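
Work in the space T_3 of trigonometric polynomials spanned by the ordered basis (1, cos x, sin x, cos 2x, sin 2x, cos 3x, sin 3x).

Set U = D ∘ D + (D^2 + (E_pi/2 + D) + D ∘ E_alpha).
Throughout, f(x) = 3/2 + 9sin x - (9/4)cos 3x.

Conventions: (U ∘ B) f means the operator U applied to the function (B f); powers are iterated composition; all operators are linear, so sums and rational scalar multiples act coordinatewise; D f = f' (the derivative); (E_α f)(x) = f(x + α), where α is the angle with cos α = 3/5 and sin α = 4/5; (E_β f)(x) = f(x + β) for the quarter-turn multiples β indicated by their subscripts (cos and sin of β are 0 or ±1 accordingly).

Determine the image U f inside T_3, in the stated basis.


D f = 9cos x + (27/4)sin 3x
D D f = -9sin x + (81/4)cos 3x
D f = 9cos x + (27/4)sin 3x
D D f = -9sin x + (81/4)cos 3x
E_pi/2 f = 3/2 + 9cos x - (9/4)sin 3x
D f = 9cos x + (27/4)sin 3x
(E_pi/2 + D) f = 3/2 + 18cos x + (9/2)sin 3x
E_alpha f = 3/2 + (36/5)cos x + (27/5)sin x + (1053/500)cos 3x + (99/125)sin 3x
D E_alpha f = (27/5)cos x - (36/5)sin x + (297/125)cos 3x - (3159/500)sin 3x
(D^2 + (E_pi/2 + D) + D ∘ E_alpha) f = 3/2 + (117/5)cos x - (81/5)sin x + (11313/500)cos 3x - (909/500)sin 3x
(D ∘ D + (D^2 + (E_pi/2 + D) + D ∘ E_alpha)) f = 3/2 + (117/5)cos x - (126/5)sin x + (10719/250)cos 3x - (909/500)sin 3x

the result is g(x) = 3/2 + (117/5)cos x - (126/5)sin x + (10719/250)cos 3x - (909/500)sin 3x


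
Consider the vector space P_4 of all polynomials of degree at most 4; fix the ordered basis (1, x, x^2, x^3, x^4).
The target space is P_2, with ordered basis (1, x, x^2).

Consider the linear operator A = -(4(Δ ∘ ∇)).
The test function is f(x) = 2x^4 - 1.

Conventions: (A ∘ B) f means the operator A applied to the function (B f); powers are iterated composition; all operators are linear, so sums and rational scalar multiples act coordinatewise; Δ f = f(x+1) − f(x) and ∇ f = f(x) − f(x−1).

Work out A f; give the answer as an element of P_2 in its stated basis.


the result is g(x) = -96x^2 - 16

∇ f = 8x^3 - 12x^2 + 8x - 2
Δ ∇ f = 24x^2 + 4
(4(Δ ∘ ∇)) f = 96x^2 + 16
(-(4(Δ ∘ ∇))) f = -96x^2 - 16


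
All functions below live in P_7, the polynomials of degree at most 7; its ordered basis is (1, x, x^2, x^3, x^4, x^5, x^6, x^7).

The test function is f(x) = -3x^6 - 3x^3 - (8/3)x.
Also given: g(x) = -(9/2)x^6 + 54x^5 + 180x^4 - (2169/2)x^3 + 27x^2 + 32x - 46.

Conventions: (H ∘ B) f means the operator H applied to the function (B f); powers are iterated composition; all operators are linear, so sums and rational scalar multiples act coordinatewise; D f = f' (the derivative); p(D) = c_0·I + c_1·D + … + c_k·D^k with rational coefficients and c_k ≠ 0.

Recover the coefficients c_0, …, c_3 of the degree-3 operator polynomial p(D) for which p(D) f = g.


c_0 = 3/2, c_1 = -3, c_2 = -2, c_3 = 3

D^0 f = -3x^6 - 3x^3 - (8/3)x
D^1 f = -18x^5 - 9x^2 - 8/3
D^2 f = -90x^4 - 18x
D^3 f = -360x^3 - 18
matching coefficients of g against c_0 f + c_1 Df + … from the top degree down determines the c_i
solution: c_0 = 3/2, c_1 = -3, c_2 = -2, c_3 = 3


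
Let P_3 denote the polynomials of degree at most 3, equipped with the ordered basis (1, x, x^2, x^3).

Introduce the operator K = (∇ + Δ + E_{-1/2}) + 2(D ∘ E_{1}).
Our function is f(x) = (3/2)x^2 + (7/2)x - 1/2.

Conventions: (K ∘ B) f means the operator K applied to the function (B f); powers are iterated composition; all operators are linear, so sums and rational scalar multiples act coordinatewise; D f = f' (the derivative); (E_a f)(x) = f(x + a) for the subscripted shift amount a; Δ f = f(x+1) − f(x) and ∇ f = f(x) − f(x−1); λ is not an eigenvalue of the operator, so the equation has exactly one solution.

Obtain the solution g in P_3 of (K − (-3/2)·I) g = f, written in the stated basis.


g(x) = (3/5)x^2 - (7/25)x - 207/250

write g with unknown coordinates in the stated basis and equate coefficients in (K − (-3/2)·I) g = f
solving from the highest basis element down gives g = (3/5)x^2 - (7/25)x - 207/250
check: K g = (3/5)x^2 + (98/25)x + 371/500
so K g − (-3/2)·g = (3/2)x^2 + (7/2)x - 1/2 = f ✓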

-=-=-

• **ABOUT THIS TASK**: Your output must be one number: how many lines of the listing include "multiples".

• **EXERCISE RESPONSE**: 4